**REQUIREMENT**
Your response must be an exact transcription of the lines from the one containing "A synthetic dsDNA fragment has the top strand 5'-TGAACCCTCT" through the final line of the data.

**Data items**
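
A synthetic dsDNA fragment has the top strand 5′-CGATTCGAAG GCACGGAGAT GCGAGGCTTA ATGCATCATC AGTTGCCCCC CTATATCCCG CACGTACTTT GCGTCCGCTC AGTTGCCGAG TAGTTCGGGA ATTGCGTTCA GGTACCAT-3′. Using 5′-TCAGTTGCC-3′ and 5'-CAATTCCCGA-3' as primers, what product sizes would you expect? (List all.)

66 bp, 26 bp

The forward primer TCAGTTGCC matches the top strand at positions 39–47, 79–87.
The reverse primer's reverse complement is TCGGGAATTG, matching at positions 95–104.
Each forward site pairs with the reverse site to give a product ending at position 104: sizes 66, 26 bp.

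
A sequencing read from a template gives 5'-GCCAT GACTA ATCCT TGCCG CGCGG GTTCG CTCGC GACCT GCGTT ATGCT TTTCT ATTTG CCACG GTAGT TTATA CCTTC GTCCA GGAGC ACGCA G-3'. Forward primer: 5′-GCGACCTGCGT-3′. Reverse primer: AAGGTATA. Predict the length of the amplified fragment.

Forward primer GCGACCTGCGT is found on the top strand at positions 34–44.
Taking the reverse complement of AAGGTATA gives TATACCTT, found at positions 72–79 on the template; the primer anneals here to the top strand with its 3' end pointing upstream.
Amplicon spans positions 34–79: 46 bp.

46 bp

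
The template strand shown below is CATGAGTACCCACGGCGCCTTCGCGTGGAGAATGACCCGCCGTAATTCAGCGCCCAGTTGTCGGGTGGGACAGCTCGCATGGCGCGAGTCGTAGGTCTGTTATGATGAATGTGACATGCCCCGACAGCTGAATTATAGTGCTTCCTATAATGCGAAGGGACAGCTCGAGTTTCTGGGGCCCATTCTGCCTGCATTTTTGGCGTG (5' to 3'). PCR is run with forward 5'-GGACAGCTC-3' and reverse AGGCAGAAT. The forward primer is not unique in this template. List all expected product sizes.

The forward primer GGACAGCTC matches the top strand at positions 68–76, 158–166.
The reverse primer's reverse complement is ATTCTGCCT, matching at positions 182–190.
Each forward site pairs with the reverse site to give a product ending at position 190: sizes 123, 33 bp.

123 bp, 33 bp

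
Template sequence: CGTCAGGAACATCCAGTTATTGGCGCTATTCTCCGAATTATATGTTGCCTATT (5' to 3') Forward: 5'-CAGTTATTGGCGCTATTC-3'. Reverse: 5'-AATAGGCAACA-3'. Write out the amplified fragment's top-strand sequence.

5'-CAGTTATTGGCGCTATTCTCCGAATTATATGTTGCCTATT-3'

Scanning the template, CAGTTATTGGCGCTATTC occurs at positions 14–31; this primer anneals to the bottom strand there with its 3' end pointing downstream.
Taking the reverse complement of AATAGGCAACA gives TGTTGCCTATT, found at positions 43–53 on the template; the primer anneals here to the top strand with its 3' end pointing upstream.
The product is the template from position 14 through 53 (40 bp).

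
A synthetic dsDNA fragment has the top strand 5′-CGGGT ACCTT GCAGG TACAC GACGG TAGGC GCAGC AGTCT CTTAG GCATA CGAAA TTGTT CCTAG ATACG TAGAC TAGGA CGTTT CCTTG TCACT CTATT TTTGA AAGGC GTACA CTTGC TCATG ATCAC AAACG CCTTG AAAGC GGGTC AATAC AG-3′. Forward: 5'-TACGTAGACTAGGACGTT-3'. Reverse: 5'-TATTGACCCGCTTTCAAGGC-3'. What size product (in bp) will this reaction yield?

88 bp

Forward primer TACGTAGACTAGGACGTT is found on the top strand at positions 67–84.
The reverse primer's reverse complement is GCCTTGAAAGCGGGTCAATA, which matches the template at positions 135–154.
Amplicon spans positions 67–154: 88 bp.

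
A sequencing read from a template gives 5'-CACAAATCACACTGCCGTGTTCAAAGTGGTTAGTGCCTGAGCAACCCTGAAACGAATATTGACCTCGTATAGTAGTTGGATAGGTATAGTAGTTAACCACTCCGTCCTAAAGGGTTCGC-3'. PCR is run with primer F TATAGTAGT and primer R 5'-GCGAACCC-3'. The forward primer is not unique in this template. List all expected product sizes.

The forward primer TATAGTAGT matches the top strand at positions 68–76, 85–93.
The reverse primer's reverse complement is GGGTTCGC, matching at positions 112–119.
Each forward site pairs with the reverse site to give a product ending at position 119: sizes 52, 35 bp.

52 bp, 35 bp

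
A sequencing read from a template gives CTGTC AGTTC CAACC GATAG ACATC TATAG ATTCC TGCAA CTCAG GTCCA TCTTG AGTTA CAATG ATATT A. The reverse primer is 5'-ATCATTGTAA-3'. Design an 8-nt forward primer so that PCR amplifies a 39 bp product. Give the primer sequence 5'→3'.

The reverse primer's reverse complement TTACAATGAT matches the template at positions 58–67, so the product ends at position 67.
A 39 bp product then starts at position 67 − 39 + 1 = 29.
The forward primer is identical to the top strand there: AGATTCCT.

5'-AGATTCCT-3'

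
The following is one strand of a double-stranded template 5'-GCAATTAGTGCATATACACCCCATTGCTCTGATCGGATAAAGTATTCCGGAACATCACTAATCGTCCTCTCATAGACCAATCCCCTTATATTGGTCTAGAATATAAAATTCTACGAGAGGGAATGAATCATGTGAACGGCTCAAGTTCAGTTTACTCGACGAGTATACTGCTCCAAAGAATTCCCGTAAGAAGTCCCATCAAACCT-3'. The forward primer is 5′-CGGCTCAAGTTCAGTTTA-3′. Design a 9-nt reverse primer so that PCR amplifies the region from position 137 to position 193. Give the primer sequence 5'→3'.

5'-CTTCTTACG-3'

The product's 3' end on the top strand is position 193.
The reverse primer anneals to the top strand over positions 185–193, i.e. to CGTAAGAAG.
Its sequence written 5'→3' is the reverse complement: CTTCTTACG.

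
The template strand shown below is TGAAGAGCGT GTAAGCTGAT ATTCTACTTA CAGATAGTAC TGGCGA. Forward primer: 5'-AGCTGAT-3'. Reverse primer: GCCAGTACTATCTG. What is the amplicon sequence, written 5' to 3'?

5'-AGCTGATATTCTACTTACAGATAGTACTGGC-3'

Scanning the template, AGCTGAT occurs at positions 14–20; this primer anneals to the bottom strand there with its 3' end pointing downstream.
Reverse complement of the reverse primer: CAGATAGTACTGGC. This occurs on the top strand at positions 31–44.
The product is the template from position 14 through 44 (31 bp).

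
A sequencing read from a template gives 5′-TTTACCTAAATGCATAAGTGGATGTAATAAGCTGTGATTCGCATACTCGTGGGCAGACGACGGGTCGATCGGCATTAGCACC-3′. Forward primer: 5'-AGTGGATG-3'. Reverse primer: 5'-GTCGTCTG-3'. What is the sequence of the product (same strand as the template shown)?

5'-AGTGGATGTAATAAGCTGTGATTCGCATACTCGTGGGCAGACGAC-3'

Forward primer AGTGGATG is found on the top strand at positions 17–24.
The reverse primer's reverse complement is CAGACGAC, which matches the template at positions 54–61.
The product is the template from position 17 through 61 (45 bp).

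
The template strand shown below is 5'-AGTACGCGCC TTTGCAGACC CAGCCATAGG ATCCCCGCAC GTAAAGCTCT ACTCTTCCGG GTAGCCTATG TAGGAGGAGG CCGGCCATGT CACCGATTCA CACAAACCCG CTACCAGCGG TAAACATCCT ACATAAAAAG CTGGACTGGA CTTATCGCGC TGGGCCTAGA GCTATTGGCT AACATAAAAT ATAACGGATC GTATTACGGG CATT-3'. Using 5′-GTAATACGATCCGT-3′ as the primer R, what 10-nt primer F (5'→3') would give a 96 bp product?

The reverse primer's reverse complement ACGGATCGTATTAC matches the template at positions 194–207, so the product ends at position 207.
A 96 bp product then starts at position 207 − 96 + 1 = 112.
The forward primer is identical to the top strand there: TACCAGCGGT.

5'-TACCAGCGGT-3'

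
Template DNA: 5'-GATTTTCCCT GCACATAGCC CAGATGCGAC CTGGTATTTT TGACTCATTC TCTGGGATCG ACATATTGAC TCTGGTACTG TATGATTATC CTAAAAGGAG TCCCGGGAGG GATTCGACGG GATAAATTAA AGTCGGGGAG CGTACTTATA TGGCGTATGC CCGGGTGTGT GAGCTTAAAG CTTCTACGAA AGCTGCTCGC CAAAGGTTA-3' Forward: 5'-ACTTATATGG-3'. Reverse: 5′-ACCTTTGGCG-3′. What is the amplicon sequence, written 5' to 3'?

5'-ACTTATATGGCGTATGCCCGGGTGTGTGAGCTTAAAGCTTCTACGAAAGCTGCTCGCCAAAGGT-3'

Scanning the template, ACTTATATGG occurs at positions 144–153; this primer anneals to the bottom strand there with its 3' end pointing downstream.
The reverse primer's reverse complement is CGCCAAAGGT, which matches the template at positions 198–207.
The product is the template from position 144 through 207 (64 bp).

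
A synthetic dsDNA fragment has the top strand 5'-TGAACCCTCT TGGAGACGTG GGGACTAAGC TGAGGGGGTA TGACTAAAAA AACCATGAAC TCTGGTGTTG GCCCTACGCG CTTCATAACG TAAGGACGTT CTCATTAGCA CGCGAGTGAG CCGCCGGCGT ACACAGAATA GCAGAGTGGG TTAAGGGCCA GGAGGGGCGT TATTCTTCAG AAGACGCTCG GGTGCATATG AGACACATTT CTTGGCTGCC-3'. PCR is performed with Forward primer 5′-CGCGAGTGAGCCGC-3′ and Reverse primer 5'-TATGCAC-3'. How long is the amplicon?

88 bp

Scanning the template, CGCGAGTGAGCCGC occurs at positions 111–124; this primer anneals to the bottom strand there with its 3' end pointing downstream.
The reverse primer's reverse complement is GTGCATA, which matches the template at positions 192–198.
Product length = (reverse-primer end) − (forward-primer start) + 1 = 198 − 111 + 1 = 88 bp.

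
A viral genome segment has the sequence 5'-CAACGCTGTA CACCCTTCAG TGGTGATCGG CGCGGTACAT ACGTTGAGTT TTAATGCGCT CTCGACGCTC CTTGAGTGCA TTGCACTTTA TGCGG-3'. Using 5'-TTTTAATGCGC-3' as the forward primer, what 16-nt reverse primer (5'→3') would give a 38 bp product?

5'-GTGCAATGCACTCAAG-3'

The forward primer binds at positions 49–59, so a 38 bp product ends at position 49 + 38 − 1 = 86.
The reverse primer anneals to the top strand over positions 71–86, i.e. to CTTGAGTGCATTGCAC.
Its sequence written 5'→3' is the reverse complement: GTGCAATGCACTCAAG.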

**RESULT OF THE EXERCISE**
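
A synthetic dsDNA fragment has the top strand 5'-TGAACCCTCT TGGAGACGTG GGGACTAAGC TGAGGGGGTA TGACTAAAAA AACCATGAAC TCTGGTGTTG GCCCTACGCG CTTCATAACG TAAGGACGTT CTCATTAGCA CGCGAGTGAG CCGCCGGCGT ACACAGAATA GCAGAGTGGG TTAAGGGCCA GGAGGGGCGT TATTCTTCAG AAGACGCTCG GGTGCATATG AGACACATTT CTTGGCTGCC-3'. PCR is performed with Forward primer 5′-CGCGAGTGAGCCGC-3′ and Reverse primer 5'-TATGCAC-3'. How long is the amplicon?

88 bp

Scanning the template, CGCGAGTGAGCCGC occurs at positions 111–124; this primer anneals to the bottom strand there with its 3' end pointing downstream.
The reverse primer's reverse complement is GTGCATA, which matches the template at positions 192–198.
Product length = (reverse-primer end) − (forward-primer start) + 1 = 198 − 111 + 1 = 88 bp.

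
A viral genome segment has the sequence 5'-CAACGCTGTA CACCCTTCAG TGGTGATCGG CGCGGTACAT ACGTTGAGTT TTAATGCGCT CTCGACGCTC CTTGAGTGCA TTGCACTTTA TGCGG-3'. Using 5'-TTTTAATGCGC-3' as the forward primer, what 16-nt reverse primer (5'→3') would give a 38 bp product?

5'-GTGCAATGCACTCAAG-3'

The forward primer binds at positions 49–59, so a 38 bp product ends at position 49 + 38 − 1 = 86.
The reverse primer anneals to the top strand over positions 71–86, i.e. to CTTGAGTGCATTGCAC.
Its sequence written 5'→3' is the reverse complement: GTGCAATGCACTCAAG.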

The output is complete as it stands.